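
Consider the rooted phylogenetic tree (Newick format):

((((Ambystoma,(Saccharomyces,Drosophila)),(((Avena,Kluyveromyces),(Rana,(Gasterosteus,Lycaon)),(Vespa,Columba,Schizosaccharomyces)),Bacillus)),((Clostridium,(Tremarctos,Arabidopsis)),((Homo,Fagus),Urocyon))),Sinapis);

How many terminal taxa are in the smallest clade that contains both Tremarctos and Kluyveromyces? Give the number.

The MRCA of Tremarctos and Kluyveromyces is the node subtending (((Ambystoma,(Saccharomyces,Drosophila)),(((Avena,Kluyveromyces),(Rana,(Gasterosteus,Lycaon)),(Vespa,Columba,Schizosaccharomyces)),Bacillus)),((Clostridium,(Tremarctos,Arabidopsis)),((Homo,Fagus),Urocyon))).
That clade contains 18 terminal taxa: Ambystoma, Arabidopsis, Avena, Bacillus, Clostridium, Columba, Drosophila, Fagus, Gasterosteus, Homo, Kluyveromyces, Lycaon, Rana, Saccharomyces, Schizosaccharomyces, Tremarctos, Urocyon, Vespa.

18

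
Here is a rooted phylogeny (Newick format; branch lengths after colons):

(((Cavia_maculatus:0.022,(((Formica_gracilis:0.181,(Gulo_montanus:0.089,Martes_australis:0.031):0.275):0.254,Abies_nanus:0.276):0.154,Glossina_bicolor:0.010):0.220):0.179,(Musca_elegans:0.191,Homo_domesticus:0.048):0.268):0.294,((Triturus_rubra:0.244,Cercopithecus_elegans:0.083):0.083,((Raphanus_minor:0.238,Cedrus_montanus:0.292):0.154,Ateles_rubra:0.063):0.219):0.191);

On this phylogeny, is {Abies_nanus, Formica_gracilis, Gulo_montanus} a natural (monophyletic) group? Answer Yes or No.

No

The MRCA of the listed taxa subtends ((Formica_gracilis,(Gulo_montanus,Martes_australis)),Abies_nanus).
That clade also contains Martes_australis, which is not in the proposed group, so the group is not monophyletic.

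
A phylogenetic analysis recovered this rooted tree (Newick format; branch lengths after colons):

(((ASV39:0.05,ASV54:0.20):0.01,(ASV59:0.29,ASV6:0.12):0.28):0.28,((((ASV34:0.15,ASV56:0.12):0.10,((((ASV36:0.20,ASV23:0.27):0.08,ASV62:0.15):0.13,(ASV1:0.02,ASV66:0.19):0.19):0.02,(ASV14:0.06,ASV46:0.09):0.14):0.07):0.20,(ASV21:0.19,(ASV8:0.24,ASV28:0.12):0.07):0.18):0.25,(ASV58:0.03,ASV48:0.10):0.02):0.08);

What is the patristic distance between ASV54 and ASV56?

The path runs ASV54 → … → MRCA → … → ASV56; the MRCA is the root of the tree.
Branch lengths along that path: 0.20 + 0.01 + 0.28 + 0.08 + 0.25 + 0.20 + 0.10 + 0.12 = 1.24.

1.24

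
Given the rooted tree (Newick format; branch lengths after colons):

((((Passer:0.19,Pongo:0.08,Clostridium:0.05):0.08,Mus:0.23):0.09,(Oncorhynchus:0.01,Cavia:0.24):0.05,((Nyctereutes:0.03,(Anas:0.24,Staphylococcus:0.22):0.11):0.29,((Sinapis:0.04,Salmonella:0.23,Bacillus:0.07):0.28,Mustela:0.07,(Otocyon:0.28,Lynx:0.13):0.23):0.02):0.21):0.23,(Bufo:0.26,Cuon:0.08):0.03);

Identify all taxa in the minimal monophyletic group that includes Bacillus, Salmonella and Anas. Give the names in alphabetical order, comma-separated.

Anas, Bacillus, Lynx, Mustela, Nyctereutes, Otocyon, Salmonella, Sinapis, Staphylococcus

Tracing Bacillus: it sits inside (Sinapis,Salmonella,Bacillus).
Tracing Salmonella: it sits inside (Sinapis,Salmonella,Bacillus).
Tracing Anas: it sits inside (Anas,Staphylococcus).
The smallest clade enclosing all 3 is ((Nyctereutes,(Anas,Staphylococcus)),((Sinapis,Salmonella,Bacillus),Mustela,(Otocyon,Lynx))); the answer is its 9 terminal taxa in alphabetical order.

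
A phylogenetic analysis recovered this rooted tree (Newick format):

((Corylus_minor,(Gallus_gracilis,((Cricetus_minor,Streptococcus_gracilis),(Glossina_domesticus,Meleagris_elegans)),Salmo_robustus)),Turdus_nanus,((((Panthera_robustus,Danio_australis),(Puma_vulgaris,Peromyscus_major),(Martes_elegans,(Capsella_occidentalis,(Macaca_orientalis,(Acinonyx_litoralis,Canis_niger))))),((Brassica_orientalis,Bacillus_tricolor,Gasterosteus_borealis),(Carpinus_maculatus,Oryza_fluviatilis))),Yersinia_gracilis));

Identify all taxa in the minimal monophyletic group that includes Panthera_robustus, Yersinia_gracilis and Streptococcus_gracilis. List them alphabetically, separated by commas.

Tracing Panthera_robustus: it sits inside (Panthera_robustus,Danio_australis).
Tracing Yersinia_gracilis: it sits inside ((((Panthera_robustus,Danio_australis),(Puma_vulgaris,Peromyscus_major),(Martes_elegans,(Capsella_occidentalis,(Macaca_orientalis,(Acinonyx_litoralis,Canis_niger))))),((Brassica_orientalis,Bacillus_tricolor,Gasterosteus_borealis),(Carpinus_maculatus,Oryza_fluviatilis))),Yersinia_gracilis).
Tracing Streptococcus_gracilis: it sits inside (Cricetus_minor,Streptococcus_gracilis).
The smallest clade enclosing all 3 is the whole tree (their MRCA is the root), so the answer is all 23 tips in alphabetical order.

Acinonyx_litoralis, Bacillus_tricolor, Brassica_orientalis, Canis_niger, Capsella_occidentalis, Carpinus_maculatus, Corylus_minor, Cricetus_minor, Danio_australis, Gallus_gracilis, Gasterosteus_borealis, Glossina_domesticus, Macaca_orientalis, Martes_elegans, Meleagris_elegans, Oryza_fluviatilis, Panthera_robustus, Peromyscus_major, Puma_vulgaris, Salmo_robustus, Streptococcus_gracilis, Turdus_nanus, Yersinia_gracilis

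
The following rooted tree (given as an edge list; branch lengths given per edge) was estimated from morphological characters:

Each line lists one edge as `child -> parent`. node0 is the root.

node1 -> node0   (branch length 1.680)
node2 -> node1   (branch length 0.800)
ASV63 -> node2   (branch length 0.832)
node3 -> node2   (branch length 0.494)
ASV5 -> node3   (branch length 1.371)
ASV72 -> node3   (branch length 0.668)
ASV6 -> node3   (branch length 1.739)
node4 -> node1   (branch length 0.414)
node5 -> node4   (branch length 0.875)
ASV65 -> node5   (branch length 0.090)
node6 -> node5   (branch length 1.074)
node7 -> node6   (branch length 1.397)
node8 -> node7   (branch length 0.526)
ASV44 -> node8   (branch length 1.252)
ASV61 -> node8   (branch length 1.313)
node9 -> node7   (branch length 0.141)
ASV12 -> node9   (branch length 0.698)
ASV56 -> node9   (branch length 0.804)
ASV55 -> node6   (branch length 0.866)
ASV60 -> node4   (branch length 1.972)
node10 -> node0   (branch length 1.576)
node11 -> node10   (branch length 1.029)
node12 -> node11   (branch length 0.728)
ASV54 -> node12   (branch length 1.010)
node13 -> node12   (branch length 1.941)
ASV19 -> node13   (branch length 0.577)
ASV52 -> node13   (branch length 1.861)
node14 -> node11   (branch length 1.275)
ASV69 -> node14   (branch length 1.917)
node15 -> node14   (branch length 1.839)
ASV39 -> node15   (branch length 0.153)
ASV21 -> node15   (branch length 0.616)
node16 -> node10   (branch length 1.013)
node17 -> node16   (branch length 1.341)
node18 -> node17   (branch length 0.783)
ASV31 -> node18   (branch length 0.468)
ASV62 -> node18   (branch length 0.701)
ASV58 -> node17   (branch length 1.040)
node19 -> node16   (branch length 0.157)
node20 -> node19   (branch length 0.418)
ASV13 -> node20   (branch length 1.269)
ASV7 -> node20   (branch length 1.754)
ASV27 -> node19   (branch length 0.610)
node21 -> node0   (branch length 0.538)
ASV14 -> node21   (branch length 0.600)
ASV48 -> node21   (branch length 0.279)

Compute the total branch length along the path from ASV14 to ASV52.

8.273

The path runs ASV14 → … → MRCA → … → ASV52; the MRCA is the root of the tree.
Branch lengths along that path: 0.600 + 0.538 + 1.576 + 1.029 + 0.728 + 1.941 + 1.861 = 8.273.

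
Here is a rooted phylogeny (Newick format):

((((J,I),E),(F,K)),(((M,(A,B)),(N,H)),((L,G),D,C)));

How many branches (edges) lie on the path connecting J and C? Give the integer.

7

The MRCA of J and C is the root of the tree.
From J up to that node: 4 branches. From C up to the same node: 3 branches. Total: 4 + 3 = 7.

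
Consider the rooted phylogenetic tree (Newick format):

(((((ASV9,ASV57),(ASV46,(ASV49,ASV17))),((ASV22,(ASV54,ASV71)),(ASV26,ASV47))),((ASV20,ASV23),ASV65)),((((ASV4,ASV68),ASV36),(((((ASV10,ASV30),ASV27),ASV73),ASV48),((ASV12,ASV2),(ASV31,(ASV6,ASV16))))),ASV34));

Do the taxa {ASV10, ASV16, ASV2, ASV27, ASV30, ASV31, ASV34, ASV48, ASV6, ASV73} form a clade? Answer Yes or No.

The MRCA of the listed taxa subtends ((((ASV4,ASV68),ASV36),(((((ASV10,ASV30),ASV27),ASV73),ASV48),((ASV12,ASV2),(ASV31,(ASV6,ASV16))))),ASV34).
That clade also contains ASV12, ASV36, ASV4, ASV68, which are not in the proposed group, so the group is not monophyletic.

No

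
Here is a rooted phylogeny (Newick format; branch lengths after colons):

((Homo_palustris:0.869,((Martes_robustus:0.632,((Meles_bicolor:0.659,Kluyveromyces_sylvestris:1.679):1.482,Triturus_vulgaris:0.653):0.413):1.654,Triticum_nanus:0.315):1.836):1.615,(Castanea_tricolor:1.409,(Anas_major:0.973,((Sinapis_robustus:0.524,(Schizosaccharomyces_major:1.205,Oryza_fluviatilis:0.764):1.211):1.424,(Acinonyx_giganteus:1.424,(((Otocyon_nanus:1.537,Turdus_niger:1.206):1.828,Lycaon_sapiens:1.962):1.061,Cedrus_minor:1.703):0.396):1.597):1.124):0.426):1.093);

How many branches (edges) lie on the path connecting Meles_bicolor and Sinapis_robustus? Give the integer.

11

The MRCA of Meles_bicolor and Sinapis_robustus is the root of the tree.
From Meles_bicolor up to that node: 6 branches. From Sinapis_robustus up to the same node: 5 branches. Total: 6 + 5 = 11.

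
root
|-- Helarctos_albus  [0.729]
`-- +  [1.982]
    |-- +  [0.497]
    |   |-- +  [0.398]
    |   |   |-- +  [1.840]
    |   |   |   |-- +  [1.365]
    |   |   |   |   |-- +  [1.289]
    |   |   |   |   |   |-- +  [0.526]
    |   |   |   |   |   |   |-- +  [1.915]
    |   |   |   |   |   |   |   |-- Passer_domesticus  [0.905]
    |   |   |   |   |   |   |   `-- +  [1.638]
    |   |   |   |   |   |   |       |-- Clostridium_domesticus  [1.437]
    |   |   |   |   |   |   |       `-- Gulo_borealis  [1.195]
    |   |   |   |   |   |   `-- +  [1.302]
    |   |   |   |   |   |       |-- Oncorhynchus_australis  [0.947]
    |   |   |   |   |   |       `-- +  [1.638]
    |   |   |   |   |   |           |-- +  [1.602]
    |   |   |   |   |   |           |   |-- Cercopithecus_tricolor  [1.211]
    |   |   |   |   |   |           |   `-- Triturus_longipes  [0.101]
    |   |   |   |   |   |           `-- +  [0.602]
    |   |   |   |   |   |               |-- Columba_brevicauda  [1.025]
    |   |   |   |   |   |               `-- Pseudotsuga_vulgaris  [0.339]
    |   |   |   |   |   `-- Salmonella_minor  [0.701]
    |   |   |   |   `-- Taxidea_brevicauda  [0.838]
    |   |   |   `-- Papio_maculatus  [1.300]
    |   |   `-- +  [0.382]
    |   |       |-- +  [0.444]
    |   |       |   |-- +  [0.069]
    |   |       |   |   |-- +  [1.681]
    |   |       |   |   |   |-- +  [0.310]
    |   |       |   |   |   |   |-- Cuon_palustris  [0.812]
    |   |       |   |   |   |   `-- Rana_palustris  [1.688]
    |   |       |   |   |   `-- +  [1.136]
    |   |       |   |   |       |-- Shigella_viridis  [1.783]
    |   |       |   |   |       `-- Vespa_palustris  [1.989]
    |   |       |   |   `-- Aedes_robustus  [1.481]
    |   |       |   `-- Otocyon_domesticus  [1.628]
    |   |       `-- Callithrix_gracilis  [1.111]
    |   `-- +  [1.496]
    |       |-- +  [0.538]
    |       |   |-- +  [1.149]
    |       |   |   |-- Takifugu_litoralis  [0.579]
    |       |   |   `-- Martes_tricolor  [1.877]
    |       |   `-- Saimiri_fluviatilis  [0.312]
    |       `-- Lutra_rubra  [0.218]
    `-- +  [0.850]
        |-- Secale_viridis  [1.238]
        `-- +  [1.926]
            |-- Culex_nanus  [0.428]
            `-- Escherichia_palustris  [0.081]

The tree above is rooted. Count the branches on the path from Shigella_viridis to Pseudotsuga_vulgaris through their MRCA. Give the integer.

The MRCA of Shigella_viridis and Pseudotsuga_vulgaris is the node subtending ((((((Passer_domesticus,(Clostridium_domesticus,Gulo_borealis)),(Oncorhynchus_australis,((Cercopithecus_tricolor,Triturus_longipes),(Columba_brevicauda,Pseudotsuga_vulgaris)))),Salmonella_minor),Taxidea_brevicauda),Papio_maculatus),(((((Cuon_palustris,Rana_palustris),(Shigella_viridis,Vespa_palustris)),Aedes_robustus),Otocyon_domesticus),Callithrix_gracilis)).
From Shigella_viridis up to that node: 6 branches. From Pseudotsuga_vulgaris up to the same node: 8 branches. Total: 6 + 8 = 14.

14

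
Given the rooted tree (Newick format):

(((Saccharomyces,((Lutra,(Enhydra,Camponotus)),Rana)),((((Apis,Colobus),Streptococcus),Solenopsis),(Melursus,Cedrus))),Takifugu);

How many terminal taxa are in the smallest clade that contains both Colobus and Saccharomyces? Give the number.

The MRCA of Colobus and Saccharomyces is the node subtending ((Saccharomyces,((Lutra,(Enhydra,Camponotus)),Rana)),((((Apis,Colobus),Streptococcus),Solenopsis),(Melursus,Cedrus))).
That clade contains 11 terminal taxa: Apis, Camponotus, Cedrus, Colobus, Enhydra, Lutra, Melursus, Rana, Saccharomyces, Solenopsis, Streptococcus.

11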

◆ **Exercise requirements**
Go through the data above and count the lines that hold "recovered". Respond with the number and no other words.

◆ **Written solution**
2